### Your task
What you return must be every line below that includes the word "reaches".

### Stored data entries
== == ==
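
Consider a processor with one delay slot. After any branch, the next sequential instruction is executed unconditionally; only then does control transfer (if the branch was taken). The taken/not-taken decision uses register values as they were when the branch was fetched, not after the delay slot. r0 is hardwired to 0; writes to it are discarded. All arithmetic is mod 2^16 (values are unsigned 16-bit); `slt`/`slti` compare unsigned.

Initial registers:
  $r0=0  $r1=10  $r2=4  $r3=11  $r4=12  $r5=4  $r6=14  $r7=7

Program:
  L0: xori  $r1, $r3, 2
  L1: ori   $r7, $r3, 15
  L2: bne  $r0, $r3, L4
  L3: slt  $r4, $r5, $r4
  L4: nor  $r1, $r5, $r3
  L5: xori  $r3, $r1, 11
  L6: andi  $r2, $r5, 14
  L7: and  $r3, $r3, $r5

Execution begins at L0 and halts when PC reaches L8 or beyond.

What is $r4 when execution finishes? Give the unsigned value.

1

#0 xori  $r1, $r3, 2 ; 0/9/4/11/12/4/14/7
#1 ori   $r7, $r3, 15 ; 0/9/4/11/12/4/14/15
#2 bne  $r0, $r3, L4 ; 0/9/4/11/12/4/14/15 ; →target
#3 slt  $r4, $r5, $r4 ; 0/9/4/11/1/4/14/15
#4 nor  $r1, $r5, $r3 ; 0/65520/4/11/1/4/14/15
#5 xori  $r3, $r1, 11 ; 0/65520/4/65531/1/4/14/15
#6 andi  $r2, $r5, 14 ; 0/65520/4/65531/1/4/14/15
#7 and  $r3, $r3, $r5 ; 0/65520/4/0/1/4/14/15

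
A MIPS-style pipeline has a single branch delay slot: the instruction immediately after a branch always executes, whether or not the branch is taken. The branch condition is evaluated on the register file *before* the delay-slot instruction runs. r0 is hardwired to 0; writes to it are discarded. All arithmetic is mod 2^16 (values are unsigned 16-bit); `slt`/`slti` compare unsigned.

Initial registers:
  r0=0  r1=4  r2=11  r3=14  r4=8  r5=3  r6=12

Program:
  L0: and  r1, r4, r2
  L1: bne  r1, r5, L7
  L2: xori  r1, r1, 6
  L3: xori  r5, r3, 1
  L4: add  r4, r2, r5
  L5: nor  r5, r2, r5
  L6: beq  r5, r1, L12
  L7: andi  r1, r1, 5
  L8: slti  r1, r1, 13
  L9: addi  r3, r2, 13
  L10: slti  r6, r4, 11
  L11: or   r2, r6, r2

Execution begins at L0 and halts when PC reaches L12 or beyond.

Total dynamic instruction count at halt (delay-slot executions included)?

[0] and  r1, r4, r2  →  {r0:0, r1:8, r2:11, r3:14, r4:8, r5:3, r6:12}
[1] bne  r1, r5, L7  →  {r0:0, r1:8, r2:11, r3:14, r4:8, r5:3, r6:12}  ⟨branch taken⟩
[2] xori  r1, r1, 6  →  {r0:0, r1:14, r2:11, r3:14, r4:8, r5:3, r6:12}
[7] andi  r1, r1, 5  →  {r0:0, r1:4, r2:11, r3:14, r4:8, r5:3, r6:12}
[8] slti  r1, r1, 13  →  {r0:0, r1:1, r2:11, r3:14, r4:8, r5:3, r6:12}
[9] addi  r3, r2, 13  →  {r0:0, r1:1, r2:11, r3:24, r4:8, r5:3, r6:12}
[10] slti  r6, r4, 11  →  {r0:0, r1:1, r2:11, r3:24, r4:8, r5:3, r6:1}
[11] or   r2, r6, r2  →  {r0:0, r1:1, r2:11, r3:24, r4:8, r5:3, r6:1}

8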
== == ==
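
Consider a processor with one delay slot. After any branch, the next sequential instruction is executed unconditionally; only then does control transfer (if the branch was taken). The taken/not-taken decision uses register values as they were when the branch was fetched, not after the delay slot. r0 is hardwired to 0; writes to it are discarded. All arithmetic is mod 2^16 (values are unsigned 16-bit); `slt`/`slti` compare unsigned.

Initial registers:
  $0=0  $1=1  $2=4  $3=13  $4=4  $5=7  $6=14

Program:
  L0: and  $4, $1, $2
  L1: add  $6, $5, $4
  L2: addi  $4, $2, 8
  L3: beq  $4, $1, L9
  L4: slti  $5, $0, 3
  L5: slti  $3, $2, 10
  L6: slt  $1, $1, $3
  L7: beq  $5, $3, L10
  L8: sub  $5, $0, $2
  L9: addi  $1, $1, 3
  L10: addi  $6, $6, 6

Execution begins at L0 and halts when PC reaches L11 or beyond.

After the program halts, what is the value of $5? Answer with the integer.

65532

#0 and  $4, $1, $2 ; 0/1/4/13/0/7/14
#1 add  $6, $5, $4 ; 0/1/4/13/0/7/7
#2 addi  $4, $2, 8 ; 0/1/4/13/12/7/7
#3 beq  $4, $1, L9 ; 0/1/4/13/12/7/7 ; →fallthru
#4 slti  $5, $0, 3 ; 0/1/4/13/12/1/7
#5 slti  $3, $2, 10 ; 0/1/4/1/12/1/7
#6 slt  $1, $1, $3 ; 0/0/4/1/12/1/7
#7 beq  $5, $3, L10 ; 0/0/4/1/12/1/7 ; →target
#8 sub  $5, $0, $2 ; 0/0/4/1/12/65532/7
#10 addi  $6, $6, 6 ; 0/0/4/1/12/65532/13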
== == ==
### Finished task
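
Execution begins at L0 and halts when PC reaches L8 or beyond.
Execution begins at L0 and halts when PC reaches L12 or beyond.
Execution begins at L0 and halts when PC reaches L11 or beyond.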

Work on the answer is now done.